Items listed in a dataset:

+++++

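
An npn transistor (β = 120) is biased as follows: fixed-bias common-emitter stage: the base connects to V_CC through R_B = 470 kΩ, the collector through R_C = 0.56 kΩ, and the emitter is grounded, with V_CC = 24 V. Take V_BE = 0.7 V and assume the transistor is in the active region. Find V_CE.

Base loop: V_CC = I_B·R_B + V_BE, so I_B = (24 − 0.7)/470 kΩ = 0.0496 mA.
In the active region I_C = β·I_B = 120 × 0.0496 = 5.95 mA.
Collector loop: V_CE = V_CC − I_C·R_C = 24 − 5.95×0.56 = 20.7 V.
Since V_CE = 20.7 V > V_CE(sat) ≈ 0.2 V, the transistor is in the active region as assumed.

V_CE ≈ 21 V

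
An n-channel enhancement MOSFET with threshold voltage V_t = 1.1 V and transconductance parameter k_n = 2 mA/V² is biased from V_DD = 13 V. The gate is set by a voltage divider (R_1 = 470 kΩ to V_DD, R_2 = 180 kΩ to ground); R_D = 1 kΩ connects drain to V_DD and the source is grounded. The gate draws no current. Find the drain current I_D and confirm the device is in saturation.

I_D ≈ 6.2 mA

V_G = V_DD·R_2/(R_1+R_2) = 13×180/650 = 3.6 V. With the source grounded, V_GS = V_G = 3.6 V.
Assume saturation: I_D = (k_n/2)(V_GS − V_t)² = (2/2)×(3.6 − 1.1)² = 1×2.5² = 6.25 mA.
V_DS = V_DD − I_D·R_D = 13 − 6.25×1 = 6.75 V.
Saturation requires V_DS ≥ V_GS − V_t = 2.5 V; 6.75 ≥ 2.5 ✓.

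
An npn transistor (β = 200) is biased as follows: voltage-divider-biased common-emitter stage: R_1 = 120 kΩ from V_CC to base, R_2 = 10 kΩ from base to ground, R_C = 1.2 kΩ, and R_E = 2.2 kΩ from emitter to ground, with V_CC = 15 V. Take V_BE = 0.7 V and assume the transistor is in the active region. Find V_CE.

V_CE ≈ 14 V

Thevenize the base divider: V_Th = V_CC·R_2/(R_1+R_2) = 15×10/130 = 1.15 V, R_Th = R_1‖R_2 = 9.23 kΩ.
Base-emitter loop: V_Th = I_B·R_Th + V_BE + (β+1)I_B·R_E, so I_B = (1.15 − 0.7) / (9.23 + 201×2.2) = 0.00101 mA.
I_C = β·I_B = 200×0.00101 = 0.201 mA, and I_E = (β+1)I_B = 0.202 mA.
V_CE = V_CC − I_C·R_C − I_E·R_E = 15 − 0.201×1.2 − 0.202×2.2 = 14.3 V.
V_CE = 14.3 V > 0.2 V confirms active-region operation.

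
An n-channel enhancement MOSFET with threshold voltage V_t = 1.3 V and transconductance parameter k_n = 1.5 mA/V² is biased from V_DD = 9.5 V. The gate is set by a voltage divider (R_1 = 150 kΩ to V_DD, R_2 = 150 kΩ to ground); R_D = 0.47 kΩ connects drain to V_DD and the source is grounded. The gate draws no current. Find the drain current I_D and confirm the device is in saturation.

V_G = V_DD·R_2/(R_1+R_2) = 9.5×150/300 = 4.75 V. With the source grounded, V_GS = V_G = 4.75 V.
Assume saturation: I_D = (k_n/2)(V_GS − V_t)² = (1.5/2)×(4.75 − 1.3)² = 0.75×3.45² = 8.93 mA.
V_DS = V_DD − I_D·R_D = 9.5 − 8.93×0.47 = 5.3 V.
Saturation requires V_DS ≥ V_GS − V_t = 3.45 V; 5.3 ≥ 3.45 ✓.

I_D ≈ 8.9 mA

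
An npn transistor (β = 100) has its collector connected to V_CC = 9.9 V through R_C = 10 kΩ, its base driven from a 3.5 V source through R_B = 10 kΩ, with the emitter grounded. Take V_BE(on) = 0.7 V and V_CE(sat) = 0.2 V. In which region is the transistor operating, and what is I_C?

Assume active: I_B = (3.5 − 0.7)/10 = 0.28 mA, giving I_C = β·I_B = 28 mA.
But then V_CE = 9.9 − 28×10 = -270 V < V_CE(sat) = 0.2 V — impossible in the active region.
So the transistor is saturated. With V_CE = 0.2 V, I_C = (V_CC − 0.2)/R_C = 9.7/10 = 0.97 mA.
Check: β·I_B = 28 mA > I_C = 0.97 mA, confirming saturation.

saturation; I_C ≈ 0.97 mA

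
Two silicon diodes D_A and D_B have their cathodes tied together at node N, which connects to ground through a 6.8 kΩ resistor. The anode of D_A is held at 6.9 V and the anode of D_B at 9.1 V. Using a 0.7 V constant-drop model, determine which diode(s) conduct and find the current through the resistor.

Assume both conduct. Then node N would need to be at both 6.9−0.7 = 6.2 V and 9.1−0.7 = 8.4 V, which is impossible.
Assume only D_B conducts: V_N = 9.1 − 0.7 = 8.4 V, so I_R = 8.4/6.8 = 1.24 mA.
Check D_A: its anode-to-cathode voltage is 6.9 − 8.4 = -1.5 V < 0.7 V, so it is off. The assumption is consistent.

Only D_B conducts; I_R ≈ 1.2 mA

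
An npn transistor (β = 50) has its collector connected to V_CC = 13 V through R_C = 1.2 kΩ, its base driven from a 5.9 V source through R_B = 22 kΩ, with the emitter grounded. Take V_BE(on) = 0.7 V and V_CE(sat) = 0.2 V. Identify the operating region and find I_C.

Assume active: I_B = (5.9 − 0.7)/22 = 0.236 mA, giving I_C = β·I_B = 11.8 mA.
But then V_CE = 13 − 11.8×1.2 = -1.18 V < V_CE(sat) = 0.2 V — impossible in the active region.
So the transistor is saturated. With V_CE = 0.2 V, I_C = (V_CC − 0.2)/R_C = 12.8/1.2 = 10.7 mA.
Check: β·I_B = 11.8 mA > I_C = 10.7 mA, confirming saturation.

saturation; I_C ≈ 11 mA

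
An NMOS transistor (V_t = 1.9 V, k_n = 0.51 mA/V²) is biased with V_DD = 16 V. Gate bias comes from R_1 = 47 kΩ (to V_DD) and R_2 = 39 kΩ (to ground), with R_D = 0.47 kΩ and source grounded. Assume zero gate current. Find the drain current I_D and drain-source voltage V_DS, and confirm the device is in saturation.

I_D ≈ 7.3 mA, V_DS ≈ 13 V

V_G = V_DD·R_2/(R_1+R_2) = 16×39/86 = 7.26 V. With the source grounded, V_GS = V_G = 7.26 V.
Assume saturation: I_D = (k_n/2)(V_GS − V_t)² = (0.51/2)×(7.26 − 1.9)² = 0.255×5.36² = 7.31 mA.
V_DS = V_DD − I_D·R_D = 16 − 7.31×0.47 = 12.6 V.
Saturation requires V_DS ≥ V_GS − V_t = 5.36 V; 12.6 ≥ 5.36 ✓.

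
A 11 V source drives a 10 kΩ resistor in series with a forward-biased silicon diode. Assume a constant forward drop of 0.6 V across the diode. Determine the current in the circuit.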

+++++

- [What to do]:
Set every line of the data down again, word for word.

- [Solved exercise]:
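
An npn transistor (β = 120) is biased as follows: fixed-bias common-emitter stage: the base connects to V_CC through R_B = 470 kΩ, the collector through R_C = 0.56 kΩ, and the emitter is grounded, with V_CC = 24 V. Take V_BE = 0.7 V and assume the transistor is in the active region. Find V_CE.

Base loop: V_CC = I_B·R_B + V_BE, so I_B = (24 − 0.7)/470 kΩ = 0.0496 mA.
In the active region I_C = β·I_B = 120 × 0.0496 = 5.95 mA.
Collector loop: V_CE = V_CC − I_C·R_C = 24 − 5.95×0.56 = 20.7 V.
Since V_CE = 20.7 V > V_CE(sat) ≈ 0.2 V, the transistor is in the active region as assumed.

V_CE ≈ 21 V

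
An n-channel enhancement MOSFET with threshold voltage V_t = 1.1 V and transconductance parameter k_n = 2 mA/V² is biased from V_DD = 13 V. The gate is set by a voltage divider (R_1 = 470 kΩ to V_DD, R_2 = 180 kΩ to ground); R_D = 1 kΩ connects drain to V_DD and the source is grounded. The gate draws no current. Find the drain current I_D and confirm the device is in saturation.

I_D ≈ 6.2 mA

V_G = V_DD·R_2/(R_1+R_2) = 13×180/650 = 3.6 V. With the source grounded, V_GS = V_G = 3.6 V.
Assume saturation: I_D = (k_n/2)(V_GS − V_t)² = (2/2)×(3.6 − 1.1)² = 1×2.5² = 6.25 mA.
V_DS = V_DD − I_D·R_D = 13 − 6.25×1 = 6.75 V.
Saturation requires V_DS ≥ V_GS − V_t = 2.5 V; 6.75 ≥ 2.5 ✓.

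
An npn transistor (β = 200) is biased as follows: voltage-divider-biased common-emitter stage: R_1 = 120 kΩ from V_CC to base, R_2 = 10 kΩ from base to ground, R_C = 1.2 kΩ, and R_E = 2.2 kΩ from emitter to ground, with V_CC = 15 V. Take V_BE = 0.7 V and assume the transistor is in the active region. Find V_CE.

V_CE ≈ 14 V

Thevenize the base divider: V_Th = V_CC·R_2/(R_1+R_2) = 15×10/130 = 1.15 V, R_Th = R_1‖R_2 = 9.23 kΩ.
Base-emitter loop: V_Th = I_B·R_Th + V_BE + (β+1)I_B·R_E, so I_B = (1.15 − 0.7) / (9.23 + 201×2.2) = 0.00101 mA.
I_C = β·I_B = 200×0.00101 = 0.201 mA, and I_E = (β+1)I_B = 0.202 mA.
V_CE = V_CC − I_C·R_C − I_E·R_E = 15 − 0.201×1.2 − 0.202×2.2 = 14.3 V.
V_CE = 14.3 V > 0.2 V confirms active-region operation.

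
An n-channel enhancement MOSFET with threshold voltage V_t = 1.3 V and transconductance parameter k_n = 1.5 mA/V² is biased from V_DD = 9.5 V. The gate is set by a voltage divider (R_1 = 150 kΩ to V_DD, R_2 = 150 kΩ to ground); R_D = 0.47 kΩ connects drain to V_DD and the source is grounded. The gate draws no current. Find the drain current I_D and confirm the device is in saturation.

V_G = V_DD·R_2/(R_1+R_2) = 9.5×150/300 = 4.75 V. With the source grounded, V_GS = V_G = 4.75 V.
Assume saturation: I_D = (k_n/2)(V_GS − V_t)² = (1.5/2)×(4.75 − 1.3)² = 0.75×3.45² = 8.93 mA.
V_DS = V_DD − I_D·R_D = 9.5 − 8.93×0.47 = 5.3 V.
Saturation requires V_DS ≥ V_GS − V_t = 3.45 V; 5.3 ≥ 3.45 ✓.

I_D ≈ 8.9 mA

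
An npn transistor (β = 100) has its collector connected to V_CC = 9.9 V through R_C = 10 kΩ, its base driven from a 3.5 V source through R_B = 10 kΩ, with the emitter grounded. Take V_BE(on) = 0.7 V and V_CE(sat) = 0.2 V. In which region is the transistor operating, and what is I_C?

Assume active: I_B = (3.5 − 0.7)/10 = 0.28 mA, giving I_C = β·I_B = 28 mA.
But then V_CE = 9.9 − 28×10 = -270 V < V_CE(sat) = 0.2 V — impossible in the active region.
So the transistor is saturated. With V_CE = 0.2 V, I_C = (V_CC − 0.2)/R_C = 9.7/10 = 0.97 mA.
Check: β·I_B = 28 mA > I_C = 0.97 mA, confirming saturation.

saturation; I_C ≈ 0.97 mA

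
Two silicon diodes D_A and D_B have their cathodes tied together at node N, which connects to ground through a 6.8 kΩ resistor. The anode of D_A is held at 6.9 V and the anode of D_B at 9.1 V. Using a 0.7 V constant-drop model, determine which diode(s) conduct and find the current through the resistor.

Assume both conduct. Then node N would need to be at both 6.9−0.7 = 6.2 V and 9.1−0.7 = 8.4 V, which is impossible.
Assume only D_B conducts: V_N = 9.1 − 0.7 = 8.4 V, so I_R = 8.4/6.8 = 1.24 mA.
Check D_A: its anode-to-cathode voltage is 6.9 − 8.4 = -1.5 V < 0.7 V, so it is off. The assumption is consistent.

Only D_B conducts; I_R ≈ 1.2 mA

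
An npn transistor (β = 50) has its collector connected to V_CC = 13 V through R_C = 1.2 kΩ, its base driven from a 5.9 V source through R_B = 22 kΩ, with the emitter grounded. Take V_BE(on) = 0.7 V and V_CE(sat) = 0.2 V. Identify the operating region and find I_C.

Assume active: I_B = (5.9 − 0.7)/22 = 0.236 mA, giving I_C = β·I_B = 11.8 mA.
But then V_CE = 13 − 11.8×1.2 = -1.18 V < V_CE(sat) = 0.2 V — impossible in the active region.
So the transistor is saturated. With V_CE = 0.2 V, I_C = (V_CC − 0.2)/R_C = 12.8/1.2 = 10.7 mA.
Check: β·I_B = 11.8 mA > I_C = 10.7 mA, confirming saturation.

saturation; I_C ≈ 11 mA

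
An NMOS transistor (V_t = 1.9 V, k_n = 0.51 mA/V²) is biased with V_DD = 16 V. Gate bias comes from R_1 = 47 kΩ (to V_DD) and R_2 = 39 kΩ (to ground), with R_D = 0.47 kΩ and source grounded. Assume zero gate current. Find the drain current I_D and drain-source voltage V_DS, and confirm the device is in saturation.

I_D ≈ 7.3 mA, V_DS ≈ 13 V

V_G = V_DD·R_2/(R_1+R_2) = 16×39/86 = 7.26 V. With the source grounded, V_GS = V_G = 7.26 V.
Assume saturation: I_D = (k_n/2)(V_GS − V_t)² = (0.51/2)×(7.26 − 1.9)² = 0.255×5.36² = 7.31 mA.
V_DS = V_DD − I_D·R_D = 16 − 7.31×0.47 = 12.6 V.
Saturation requires V_DS ≥ V_GS − V_t = 5.36 V; 12.6 ≥ 5.36 ✓.

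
A 11 V source drives a 10 kΩ resistor in series with a forward-biased silicon diode. Assume a constant forward drop of 0.6 V across the diode. Determine the current in the circuit.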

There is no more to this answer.